_TASK ITEM_: Only lines that contain the word "network" belong in the answer; copy them from the records below.

_RECORDS SHOWN_:
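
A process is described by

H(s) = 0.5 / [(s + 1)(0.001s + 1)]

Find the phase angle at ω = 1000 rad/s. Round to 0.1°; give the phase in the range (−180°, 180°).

At ω = 1000 rad/s:
pole (1 + j1000·1) = 1 + j1000 → |·| ≈ 1000, ∠ ≈ 89.94°
pole (1 + j1000·0.001) = 1 + j1 → |·| ≈ 1.4142, ∠ ≈ 45.00°
∠H = (0°) − (89.94° + 45.00°) = -134.94°

-134.9°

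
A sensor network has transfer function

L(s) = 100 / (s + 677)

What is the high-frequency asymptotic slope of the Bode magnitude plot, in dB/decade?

-20 dB/decade

Each pole contributes −20 dB/decade at high frequency; each zero contributes +20 dB/decade.
Net: 0 zero(s) − 1 pole(s) → -20 dB/decade.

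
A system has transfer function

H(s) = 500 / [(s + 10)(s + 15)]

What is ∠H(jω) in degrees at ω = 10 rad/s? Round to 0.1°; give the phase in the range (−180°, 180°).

-78.7°

At s = jω = j10:
pole (s+10): 10 + j10 → |·| = √(10²+10²) = √200 ≈ 14.142, ∠ = arctan(10/10) ≈ 45.00°
pole (s+15): 15 + j10 → |·| = √(15²+10²) = √325 ≈ 18.028, ∠ = arctan(10/15) ≈ 33.69°
∠H = 0.00° − 78.69° = -78.69°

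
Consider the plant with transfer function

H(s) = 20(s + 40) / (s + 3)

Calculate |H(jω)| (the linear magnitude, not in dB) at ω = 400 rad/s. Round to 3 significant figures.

20.1

At s = jω = j400:
zero (s+40): 40 + j400 → |·| = √(40²+400²) = √161600 ≈ 402, ∠ = arctan(400/40) ≈ 84.29°
pole (s+3): 3 + j400 → |·| = √(3²+400²) = √160009 ≈ 400.01, ∠ = arctan(400/3) ≈ 89.57°
|H| = 20 · 402 / 400.01 ≈ 20.099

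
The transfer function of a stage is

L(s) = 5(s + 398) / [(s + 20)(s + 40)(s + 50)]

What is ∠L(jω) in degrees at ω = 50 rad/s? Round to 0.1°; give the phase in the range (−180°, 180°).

At s = jω = j50:
zero (s+398): 398 + j50 → |·| = √(398²+50²) = √160904 ≈ 401.13, ∠ = arctan(50/398) ≈ 7.16°
pole (s+20): 20 + j50 → |·| = √(20²+50²) = √2900 ≈ 53.852, ∠ = arctan(50/20) ≈ 68.20°
pole (s+40): 40 + j50 → |·| = √(40²+50²) = √4100 ≈ 64.031, ∠ = arctan(50/40) ≈ 51.34°
pole (s+50): 50 + j50 → |·| = √(50²+50²) = √5000 ≈ 70.711, ∠ = arctan(50/50) ≈ 45.00°
∠L = 7.16° − 164.54° = -157.38°

-157.4°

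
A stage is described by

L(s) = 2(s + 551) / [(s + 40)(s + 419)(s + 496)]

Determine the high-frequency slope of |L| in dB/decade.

-40 dB/decade

Each pole contributes −20 dB/decade at high frequency; each zero contributes +20 dB/decade.
Net: 1 zero(s) − 3 pole(s) → -40 dB/decade.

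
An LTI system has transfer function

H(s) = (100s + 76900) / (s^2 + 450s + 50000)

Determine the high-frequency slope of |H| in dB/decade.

Each pole contributes −20 dB/decade at high frequency; each zero contributes +20 dB/decade.
Net: 1 zero(s) − 2 pole(s) → -20 dB/decade.

-20 dB/decade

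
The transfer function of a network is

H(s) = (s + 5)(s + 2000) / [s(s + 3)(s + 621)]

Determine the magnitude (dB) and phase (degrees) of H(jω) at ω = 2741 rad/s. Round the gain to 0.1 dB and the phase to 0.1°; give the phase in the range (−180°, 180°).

-67.1 dB, -113.4°

At s = jω = j2741:
zero (s+5): 5 + j2741 → |·| = √(5²+2741²) = √7513106 ≈ 2741, ∠ = arctan(2741/5) ≈ 89.90°
zero (s+2000): 2000 + j2741 → |·| = √(2000²+2741²) = √11513081 ≈ 3393.1, ∠ = arctan(2741/2000) ≈ 53.88°
pole (s+3): 3 + j2741 → |·| = √(3²+2741²) = √7513090 ≈ 2741, ∠ = arctan(2741/3) ≈ 89.94°
pole (s+621): 621 + j2741 → |·| = √(621²+2741²) = √7898722 ≈ 2810.5, ∠ = arctan(2741/621) ≈ 77.23°
pole at origin: |s| = 2741, ∠ = 90.00° (in denominator)
|H| = 1 · 9.3005e+06 / 2.1116e+10 ≈ 0.00044045
Gain = 20 log₁₀(0.00044045) ≈ -67.12 dB
∠H = 143.78° − 257.17° = -113.39°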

_THE ANSWER_:
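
A sensor network has transfer function
The transfer function of a network is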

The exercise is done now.